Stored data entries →
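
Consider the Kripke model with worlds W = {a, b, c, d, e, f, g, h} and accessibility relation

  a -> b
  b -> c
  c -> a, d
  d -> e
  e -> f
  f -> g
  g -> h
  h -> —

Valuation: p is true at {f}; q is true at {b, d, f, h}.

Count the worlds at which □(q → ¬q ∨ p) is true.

5

a: successors {b}; q → ¬q ∨ p there: b:F. ✗
b: successors {c}; q → ¬q ∨ p there: c:T. ✓
c: successors {a, d}; q → ¬q ∨ p there: a:T, d:F. ✗
d: successors {e}; q → ¬q ∨ p there: e:T. ✓
e: successors {f}; q → ¬q ∨ p there: f:T. ✓
f: successors {g}; q → ¬q ∨ p there: g:T. ✓
g: successors {h}; q → ¬q ∨ p there: h:F. ✗
h: no successors, so □(q → ¬q ∨ p) holds vacuously. ✓
Satisfying worlds: {b, d, e, f, h}.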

DIRECTIONS → Exactly as written, output all of the entries.

RESULT →
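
Consider the Kripke model with worlds W = {a, b, c, d, e, f, g, h} and accessibility relation

  a -> b
  b -> c
  c -> a, d
  d -> e
  e -> f
  f -> g
  g -> h
  h -> —

Valuation: p is true at {f}; q is true at {b, d, f, h}.

Count the worlds at which □(q → ¬q ∨ p) is true.

5

a: successors {b}; q → ¬q ∨ p there: b:F. ✗
b: successors {c}; q → ¬q ∨ p there: c:T. ✓
c: successors {a, d}; q → ¬q ∨ p there: a:T, d:F. ✗
d: successors {e}; q → ¬q ∨ p there: e:T. ✓
e: successors {f}; q → ¬q ∨ p there: f:T. ✓
f: successors {g}; q → ¬q ∨ p there: g:T. ✓
g: successors {h}; q → ¬q ∨ p there: h:F. ✗
h: no successors, so □(q → ¬q ∨ p) holds vacuously. ✓
Satisfying worlds: {b, d, e, f, h}.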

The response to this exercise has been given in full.